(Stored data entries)

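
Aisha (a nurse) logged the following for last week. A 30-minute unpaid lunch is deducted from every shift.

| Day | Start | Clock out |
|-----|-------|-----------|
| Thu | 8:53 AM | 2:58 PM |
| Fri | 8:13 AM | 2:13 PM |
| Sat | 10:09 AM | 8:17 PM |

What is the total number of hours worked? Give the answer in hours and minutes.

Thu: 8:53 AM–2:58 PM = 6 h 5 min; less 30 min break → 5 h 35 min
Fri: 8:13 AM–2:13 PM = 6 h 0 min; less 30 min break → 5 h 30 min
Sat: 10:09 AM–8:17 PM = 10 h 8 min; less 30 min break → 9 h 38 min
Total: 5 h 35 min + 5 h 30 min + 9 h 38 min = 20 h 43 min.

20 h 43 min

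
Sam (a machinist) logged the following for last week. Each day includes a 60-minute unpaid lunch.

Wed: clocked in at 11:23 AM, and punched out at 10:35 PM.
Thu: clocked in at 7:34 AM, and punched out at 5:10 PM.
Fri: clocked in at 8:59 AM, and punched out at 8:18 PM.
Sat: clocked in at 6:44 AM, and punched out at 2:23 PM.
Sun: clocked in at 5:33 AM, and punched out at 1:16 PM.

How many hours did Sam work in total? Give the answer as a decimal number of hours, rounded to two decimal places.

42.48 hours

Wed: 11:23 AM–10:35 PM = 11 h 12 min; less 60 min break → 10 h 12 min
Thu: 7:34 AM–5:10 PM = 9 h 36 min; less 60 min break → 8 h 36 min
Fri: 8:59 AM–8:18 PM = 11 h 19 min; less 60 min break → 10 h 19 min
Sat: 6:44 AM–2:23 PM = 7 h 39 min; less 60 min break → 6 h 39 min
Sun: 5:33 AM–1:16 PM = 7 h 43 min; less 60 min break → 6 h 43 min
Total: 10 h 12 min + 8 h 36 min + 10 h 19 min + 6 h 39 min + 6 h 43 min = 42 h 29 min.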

_Exercise brief_
Your job is to print exactly the lines that run from the top of the entries through the line with "Sun: clocked in", and no others.

_Finished task_
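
Aisha (a nurse) logged the following for last week. A 30-minute unpaid lunch is deducted from every shift.

| Day | Start | Clock out |
|-----|-------|-----------|
| Thu | 8:53 AM | 2:58 PM |
| Fri | 8:13 AM | 2:13 PM |
| Sat | 10:09 AM | 8:17 PM |

What is the total number of hours worked? Give the answer in hours and minutes.

Thu: 8:53 AM–2:58 PM = 6 h 5 min; less 30 min break → 5 h 35 min
Fri: 8:13 AM–2:13 PM = 6 h 0 min; less 30 min break → 5 h 30 min
Sat: 10:09 AM–8:17 PM = 10 h 8 min; less 30 min break → 9 h 38 min
Total: 5 h 35 min + 5 h 30 min + 9 h 38 min = 20 h 43 min.

20 h 43 min

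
Sam (a machinist) logged the following for last week. Each day includes a 60-minute unpaid lunch.

Wed: clocked in at 11:23 AM, and punched out at 10:35 PM.
Thu: clocked in at 7:34 AM, and punched out at 5:10 PM.
Fri: clocked in at 8:59 AM, and punched out at 8:18 PM.
Sat: clocked in at 6:44 AM, and punched out at 2:23 PM.
Sun: clocked in at 5:33 AM, and punched out at 1:16 PM.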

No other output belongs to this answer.